Within this material, find every line where the string "males" appears, and copy it out.

********************

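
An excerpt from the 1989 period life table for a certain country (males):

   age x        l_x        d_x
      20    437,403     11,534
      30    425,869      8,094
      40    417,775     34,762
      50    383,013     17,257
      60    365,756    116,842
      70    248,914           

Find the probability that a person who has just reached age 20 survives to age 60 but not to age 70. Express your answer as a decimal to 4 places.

0.2671

This is the probability of reaching 60 but not 70, conditional on being alive at 20: (l_60 − l_70) / l_20.
= (365,756 − 248,914) / 437,403 = 116,842 / 437,403 = 0.267127.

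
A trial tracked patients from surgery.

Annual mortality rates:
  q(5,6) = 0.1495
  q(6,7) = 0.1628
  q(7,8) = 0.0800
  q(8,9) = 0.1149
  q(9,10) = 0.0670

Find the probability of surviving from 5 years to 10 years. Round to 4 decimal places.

Survival from 5 to 10 is the product of surviving each interval: (1 − 0.1495) × (1 − 0.1628) × (1 − 0.0800) × (1 − 0.1149) × (1 − 0.0670).
= 0.8505 × 0.8372 × 0.9200 × 0.8851 × 0.9330 = 0.540960.

0.5410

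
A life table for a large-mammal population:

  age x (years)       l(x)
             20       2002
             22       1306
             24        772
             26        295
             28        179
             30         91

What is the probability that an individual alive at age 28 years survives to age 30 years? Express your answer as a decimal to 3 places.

The conditional survival probability is l(30)/l(28) = 91/179 = 0.508380.

0.508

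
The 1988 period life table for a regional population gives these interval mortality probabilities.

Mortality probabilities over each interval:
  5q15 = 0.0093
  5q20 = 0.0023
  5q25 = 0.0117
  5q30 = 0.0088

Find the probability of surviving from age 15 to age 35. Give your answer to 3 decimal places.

0.968

20p15 = (1 − 0.0093) × (1 − 0.0023) × (1 − 0.0117) × (1 − 0.0088).
= 0.9907 × 0.9977 × 0.9883 × 0.9912 = 0.968261.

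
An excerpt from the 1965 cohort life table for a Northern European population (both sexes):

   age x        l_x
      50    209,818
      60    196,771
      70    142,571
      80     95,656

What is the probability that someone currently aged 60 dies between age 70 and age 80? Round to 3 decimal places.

This is the probability of reaching 70 but not 80, conditional on being alive at 60: (l_70 − l_80) / l_60.
= (142,571 − 95,656) / 196,771 = 46,915 / 196,771 = 0.238424.

0.238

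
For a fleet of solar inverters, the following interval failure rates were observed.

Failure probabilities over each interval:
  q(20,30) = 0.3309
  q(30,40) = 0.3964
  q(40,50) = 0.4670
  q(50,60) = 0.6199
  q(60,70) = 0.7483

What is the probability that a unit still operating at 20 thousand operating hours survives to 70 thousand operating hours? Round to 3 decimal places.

Survival from 20 to 70 is the product of surviving each interval: (1 − 0.3309) × (1 − 0.3964) × (1 − 0.4670) × (1 − 0.6199) × (1 − 0.7483).
= 0.6691 × 0.6036 × 0.5330 × 0.3801 × 0.2517 = 0.020594.

0.021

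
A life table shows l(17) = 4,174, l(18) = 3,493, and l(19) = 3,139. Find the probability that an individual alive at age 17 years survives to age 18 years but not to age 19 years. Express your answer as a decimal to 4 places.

0.0848

This is the probability of reaching 18 but not 19, conditional on being alive at 17: (l(18) − l(19)) / l(17).
= (3,493 − 3,139) / 4,174 = 354 / 4,174 = 0.084811.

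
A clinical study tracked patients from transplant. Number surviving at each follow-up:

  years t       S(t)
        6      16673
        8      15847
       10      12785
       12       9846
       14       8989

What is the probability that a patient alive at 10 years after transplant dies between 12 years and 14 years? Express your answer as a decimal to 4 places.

0.0670

This is the probability of reaching 12 but not 14, conditional on being alive at 10: (S(12) − S(14)) / S(10).
= (9846 − 8989) / 12785 = 857 / 12785 = 0.067032.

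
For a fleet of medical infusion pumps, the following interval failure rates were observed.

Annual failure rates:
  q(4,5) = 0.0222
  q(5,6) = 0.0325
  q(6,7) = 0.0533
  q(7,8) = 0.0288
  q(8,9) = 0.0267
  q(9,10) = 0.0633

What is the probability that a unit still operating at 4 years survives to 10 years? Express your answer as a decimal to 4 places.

0.7930

Chaining the interval survival probabilities: (1 − 0.0222) × (1 − 0.0325) × (1 − 0.0533) × (1 − 0.0288) × (1 − 0.0267) × (1 − 0.0633).
= 0.9778 × 0.9675 × 0.9467 × 0.9712 × 0.9733 × 0.9367 = 0.792993.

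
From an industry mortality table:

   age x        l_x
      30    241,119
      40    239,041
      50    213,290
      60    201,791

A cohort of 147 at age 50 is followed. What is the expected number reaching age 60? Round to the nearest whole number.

The relevant probability is 201,791/213,290 = 0.946087.
Expected number = 147 × 0.946087 = 139.

139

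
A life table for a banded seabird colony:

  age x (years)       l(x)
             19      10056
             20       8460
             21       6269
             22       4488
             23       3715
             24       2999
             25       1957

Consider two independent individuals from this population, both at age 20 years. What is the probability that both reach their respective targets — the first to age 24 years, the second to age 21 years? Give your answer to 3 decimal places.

p₁ = l(24)/l(20) = 2999/8460 = 0.354492; p₂ = l(21)/l(20) = 6269/8460 = 0.741017.
P(both) = p₁ × p₂ = 0.354492 × 0.741017 = 0.262685.

0.263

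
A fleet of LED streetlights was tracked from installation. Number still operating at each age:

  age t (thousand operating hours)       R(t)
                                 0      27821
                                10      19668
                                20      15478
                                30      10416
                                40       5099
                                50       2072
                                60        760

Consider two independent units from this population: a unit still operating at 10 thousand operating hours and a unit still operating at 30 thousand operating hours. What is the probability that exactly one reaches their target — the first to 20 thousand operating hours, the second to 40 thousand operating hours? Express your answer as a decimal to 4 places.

p₁ = R(20)/R(10) = 15478/19668 = 0.786964; p₂ = R(40)/R(30) = 5099/10416 = 0.489535.
P(exactly one) = p₁(1−p₂) + (1−p₁)p₂ = 0.401718 + 0.104289 = 0.506006.

0.5060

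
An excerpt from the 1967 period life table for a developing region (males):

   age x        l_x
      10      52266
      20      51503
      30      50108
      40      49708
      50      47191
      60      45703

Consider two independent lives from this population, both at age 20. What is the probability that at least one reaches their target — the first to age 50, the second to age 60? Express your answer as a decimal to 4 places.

0.9906

p₁ = l_50/l_20 = 47191/51503 = 0.916277; p₂ = l_60/l_20 = 45703/51503 = 0.887385.
P(at least one) = 1 − (1−p₁)(1−p₂) = 1 − 0.083723 × 0.112615 = 0.990572.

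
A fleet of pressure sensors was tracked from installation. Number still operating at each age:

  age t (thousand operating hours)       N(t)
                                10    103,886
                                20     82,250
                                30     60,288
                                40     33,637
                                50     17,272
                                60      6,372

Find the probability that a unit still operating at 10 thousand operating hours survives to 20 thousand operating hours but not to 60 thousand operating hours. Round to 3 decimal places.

0.730

This is the probability of reaching 20 but not 60, conditional on being operational at 10: (N(20) − N(60)) / N(10).
= (82,250 − 6,372) / 103,886 = 75,878 / 103,886 = 0.730397.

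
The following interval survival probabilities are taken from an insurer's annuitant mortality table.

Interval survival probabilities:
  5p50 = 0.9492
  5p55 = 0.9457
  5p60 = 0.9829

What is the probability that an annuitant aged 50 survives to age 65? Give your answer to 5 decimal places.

Survival from 50 to 65 is the product of surviving each interval: 0.9492 × 0.9457 × 0.9829.
= 0.882308.

0.88231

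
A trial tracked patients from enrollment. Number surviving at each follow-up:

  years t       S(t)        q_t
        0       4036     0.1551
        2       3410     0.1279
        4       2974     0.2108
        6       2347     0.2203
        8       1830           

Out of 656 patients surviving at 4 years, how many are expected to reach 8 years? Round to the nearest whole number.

404

The relevant probability is 1830/2974 = 0.615333.
Expected number = 656 × 0.615333 = 404.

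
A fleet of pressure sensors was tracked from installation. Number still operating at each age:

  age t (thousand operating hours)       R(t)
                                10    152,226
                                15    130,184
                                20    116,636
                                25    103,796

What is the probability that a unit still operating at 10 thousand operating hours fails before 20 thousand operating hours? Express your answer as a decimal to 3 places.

0.234

P(fail before 20 | operational at 10) = 1 − R(20)/R(10) = 1 − 116,636/152,226 = (35,590)/152,226 = 0.233797.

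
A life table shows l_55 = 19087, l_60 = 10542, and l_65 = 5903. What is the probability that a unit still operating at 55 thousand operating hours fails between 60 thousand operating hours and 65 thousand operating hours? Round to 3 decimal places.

This is the probability of reaching 60 but not 65, conditional on being operational at 55: (l_60 − l_65) / l_55.
= (10542 − 5903) / 19087 = 4639 / 19087 = 0.243045.

0.243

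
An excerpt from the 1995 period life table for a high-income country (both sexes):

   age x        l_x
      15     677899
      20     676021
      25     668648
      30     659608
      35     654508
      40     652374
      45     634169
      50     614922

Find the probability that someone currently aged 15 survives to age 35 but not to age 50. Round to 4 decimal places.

We want 20|15q15 = (l_35 − l_50)/l_15.
This is the probability of reaching 35 but not 50, conditional on being alive at 15: (l_35 − l_50) / l_15.
= (654508 − 614922) / 677899 = 39586 / 677899 = 0.058395.

0.0584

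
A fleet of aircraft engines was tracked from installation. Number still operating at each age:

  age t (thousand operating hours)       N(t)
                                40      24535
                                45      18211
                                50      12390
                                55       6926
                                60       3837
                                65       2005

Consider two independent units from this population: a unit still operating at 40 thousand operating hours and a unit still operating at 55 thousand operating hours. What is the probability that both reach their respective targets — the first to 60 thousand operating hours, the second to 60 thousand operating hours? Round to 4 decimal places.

p₁ = N(60)/N(40) = 3837/24535 = 0.156389; p₂ = N(60)/N(55) = 3837/6926 = 0.553999.
P(both) = p₁ × p₂ = 0.156389 × 0.553999 = 0.086639.

0.0866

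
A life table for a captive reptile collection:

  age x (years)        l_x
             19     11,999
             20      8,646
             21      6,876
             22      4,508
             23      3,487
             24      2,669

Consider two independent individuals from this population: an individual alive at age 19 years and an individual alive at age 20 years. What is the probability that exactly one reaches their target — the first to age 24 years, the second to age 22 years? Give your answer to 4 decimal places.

p₁ = l_24/l_19 = 2,669/11,999 = 0.222435; p₂ = l_22/l_20 = 4,508/8,646 = 0.521397.
P(exactly one) = p₁(1−p₂) + (1−p₁)p₂ = 0.106458 + 0.405420 = 0.511878.

0.5119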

********************

## Answer for this exercise
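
An excerpt from the 1989 period life table for a certain country (males):
An excerpt from the 1967 period life table for a developing region (males):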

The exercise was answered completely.